◆ **DATA FOR ANALYSIS**:
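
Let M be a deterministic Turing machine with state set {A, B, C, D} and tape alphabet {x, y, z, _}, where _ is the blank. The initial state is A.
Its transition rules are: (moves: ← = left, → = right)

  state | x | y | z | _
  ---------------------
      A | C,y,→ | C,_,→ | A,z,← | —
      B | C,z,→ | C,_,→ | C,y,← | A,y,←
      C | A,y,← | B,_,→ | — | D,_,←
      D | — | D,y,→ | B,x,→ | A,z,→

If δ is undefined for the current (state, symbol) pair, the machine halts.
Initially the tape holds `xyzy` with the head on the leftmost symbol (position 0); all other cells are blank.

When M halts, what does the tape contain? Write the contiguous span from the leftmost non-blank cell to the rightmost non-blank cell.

yz__y

A | [x]yzy_   read x → write y, move →, go to C
C | y[y]zy_   read y → write _, move →, go to B
B | y_[z]y_   read z → write y, move ←, go to C
C | y[_]yy_   read _ → write _, move ←, go to D
D | [y]_yy_   read y → write y, move →, go to D
D | y[_]yy_   read _ → write z, move →, go to A
A | yz[y]y_   read y → write _, move →, go to C
C | yz_[y]_   read y → write _, move →, go to B
B | yz__[_]   read _ → write y, move ←, go to A
A | yz_[_]y
The non-blank tape span at halt is yz__y.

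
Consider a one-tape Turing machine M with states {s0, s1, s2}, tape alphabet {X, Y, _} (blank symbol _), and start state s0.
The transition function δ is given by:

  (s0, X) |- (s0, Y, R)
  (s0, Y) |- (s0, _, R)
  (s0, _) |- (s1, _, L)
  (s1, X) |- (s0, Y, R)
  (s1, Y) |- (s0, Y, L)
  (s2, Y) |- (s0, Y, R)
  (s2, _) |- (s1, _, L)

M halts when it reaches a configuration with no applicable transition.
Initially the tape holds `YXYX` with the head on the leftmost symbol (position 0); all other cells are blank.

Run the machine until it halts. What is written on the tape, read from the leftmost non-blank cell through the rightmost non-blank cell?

Y_Y

s0 | _[Y]XYX_   read Y → write _, move R, go to s0
s0 | __[X]YX_   read X → write Y, move R, go to s0
s0 | __Y[Y]X_   read Y → write _, move R, go to s0
s0 | __Y_[X]_   read X → write Y, move R, go to s0
s0 | __Y_Y[_]   read _ → write _, move L, go to s1
s1 | __Y_[Y]_   read Y → write Y, move L, go to s0
s0 | __Y[_]Y_   read _ → write _, move L, go to s1
s1 | __[Y]_Y_   read Y → write Y, move L, go to s0
s0 | _[_]Y_Y_   read _ → write _, move L, go to s1
s1 | [_]_Y_Y_
The non-blank tape span at halt is Y_Y.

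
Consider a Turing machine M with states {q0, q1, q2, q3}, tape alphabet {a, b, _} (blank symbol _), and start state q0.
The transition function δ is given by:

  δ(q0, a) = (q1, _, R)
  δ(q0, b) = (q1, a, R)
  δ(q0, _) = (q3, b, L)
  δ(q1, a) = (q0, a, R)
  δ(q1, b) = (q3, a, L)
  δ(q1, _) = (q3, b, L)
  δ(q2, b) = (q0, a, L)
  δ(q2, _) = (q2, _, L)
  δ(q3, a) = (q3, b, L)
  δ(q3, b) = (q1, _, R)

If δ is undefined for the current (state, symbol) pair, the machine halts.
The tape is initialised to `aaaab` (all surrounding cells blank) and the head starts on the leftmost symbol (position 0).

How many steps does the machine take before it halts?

state=q0 head=0 tape=[a]aaab_   (q0,a)→(q1,_,R)
state=q1 head=1 tape=_[a]aab_   (q1,a)→(q0,a,R)
state=q0 head=2 tape=_a[a]ab_   (q0,a)→(q1,_,R)
state=q1 head=3 tape=_a_[a]b_   (q1,a)→(q0,a,R)
state=q0 head=4 tape=_a_a[b]_   (q0,b)→(q1,a,R)
state=q1 head=5 tape=_a_aa[_]   (q1,_)→(q3,b,L)
state=q3 head=4 tape=_a_a[a]b   (q3,a)→(q3,b,L)
state=q3 head=3 tape=_a_[a]bb   (q3,a)→(q3,b,L)
state=q3 head=2 tape=_a[_]bbb
M halts after 8 transitions.

8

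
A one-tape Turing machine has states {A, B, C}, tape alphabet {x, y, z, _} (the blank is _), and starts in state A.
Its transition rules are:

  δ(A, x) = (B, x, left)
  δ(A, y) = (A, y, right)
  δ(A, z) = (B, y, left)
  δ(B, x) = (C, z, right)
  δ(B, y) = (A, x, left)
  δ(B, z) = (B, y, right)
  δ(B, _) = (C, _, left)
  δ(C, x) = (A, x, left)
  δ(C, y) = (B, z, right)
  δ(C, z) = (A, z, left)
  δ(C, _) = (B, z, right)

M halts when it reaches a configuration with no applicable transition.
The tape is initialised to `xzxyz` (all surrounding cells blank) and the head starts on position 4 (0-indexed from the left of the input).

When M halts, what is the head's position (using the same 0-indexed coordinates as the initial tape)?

A | ___xzxy[z]   read z → write y, move left, go to B
B | ___xzx[y]y   read y → write x, move left, go to A
A | ___xz[x]xy   read x → write x, move left, go to B
B | ___x[z]xxy   read z → write y, move right, go to B
B | ___xy[x]xy   read x → write z, move right, go to C
C | ___xyz[x]y   read x → write x, move left, go to A
A | ___xy[z]xy   read z → write y, move left, go to B
B | ___x[y]yxy   read y → write x, move left, go to A
A | ___[x]xyxy   read x → write x, move left, go to B
B | __[_]xxyxy   read _ → write _, move left, go to C
C | _[_]_xxyxy   read _ → write z, move right, go to B
B | _z[_]xxyxy   read _ → write _, move left, go to C
C | _[z]_xxyxy   read z → write z, move left, go to A
A | [_]z_xxyxy
At halt the head is at cell -3.

-3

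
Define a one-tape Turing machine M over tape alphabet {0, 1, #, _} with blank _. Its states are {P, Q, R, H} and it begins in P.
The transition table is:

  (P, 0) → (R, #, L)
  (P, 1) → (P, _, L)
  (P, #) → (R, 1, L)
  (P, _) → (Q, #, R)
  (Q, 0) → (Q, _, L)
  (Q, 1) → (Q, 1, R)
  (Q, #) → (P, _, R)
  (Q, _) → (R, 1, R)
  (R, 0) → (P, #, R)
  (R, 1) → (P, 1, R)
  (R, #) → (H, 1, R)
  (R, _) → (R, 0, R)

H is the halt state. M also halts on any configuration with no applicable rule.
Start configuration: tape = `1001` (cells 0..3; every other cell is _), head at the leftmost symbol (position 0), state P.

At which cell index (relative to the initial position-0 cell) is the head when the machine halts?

2

P | _[1]001   read 1 → write _, move L, go to P
P | [_]_001   read _ → write #, move R, go to Q
Q | #[_]001   read _ → write 1, move R, go to R
R | #1[0]01   read 0 → write #, move R, go to P
P | #1#[0]1   read 0 → write #, move L, go to R
R | #1[#]#1   read # → write 1, move R, go to H
H | #11[#]1
At halt the head is at cell 2.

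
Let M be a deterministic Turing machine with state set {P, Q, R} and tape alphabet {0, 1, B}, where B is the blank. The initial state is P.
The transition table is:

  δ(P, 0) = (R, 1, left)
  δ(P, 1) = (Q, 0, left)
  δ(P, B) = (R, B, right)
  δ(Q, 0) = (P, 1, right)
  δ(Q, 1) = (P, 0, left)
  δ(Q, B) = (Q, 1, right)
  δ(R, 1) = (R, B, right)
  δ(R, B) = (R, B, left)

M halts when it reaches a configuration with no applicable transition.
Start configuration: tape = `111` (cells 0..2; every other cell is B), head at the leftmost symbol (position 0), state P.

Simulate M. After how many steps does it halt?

11

P | BB[1]11   read 1 → write 0, move left, go to Q
Q | B[B]011   read B → write 1, move right, go to Q
Q | B1[0]11   read 0 → write 1, move right, go to P
P | B11[1]1   read 1 → write 0, move left, go to Q
Q | B1[1]01   read 1 → write 0, move left, go to P
P | B[1]001   read 1 → write 0, move left, go to Q
Q | [B]0001   read B → write 1, move right, go to Q
Q | 1[0]001   read 0 → write 1, move right, go to P
P | 11[0]01   read 0 → write 1, move left, go to R
R | 1[1]101   read 1 → write B, move right, go to R
R | 1B[1]01   read 1 → write B, move right, go to R
R | 1BB[0]1
M halts after 11 transitions.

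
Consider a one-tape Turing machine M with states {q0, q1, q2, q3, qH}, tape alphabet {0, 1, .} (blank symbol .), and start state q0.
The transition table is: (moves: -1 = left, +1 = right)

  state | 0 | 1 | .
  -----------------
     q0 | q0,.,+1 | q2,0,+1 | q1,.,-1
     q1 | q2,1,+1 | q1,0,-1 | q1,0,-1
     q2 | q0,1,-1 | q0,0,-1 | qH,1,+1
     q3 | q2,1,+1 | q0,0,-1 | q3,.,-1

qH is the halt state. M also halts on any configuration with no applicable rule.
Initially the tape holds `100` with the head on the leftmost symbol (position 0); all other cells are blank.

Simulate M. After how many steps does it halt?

8

state=q0 head=0 tape=[1]00..   (q0,1)→(q2,0,+1)
state=q2 head=1 tape=0[0]0..   (q2,0)→(q0,1,-1)
state=q0 head=0 tape=[0]10..   (q0,0)→(q0,.,+1)
state=q0 head=1 tape=.[1]0..   (q0,1)→(q2,0,+1)
state=q2 head=2 tape=.0[0]..   (q2,0)→(q0,1,-1)
state=q0 head=1 tape=.[0]1..   (q0,0)→(q0,.,+1)
state=q0 head=2 tape=..[1]..   (q0,1)→(q2,0,+1)
state=q2 head=3 tape=..0[.].   (q2,.)→(qH,1,+1)
state=qH head=4 tape=..01[.]
M halts after 8 transitions.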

◆ **INSTRUCTIONS TO FOLLOW**: Count the lines above that include the word "deterministic". Reply with that number alone.

◆ **EXERCISE SOLUTION**: 2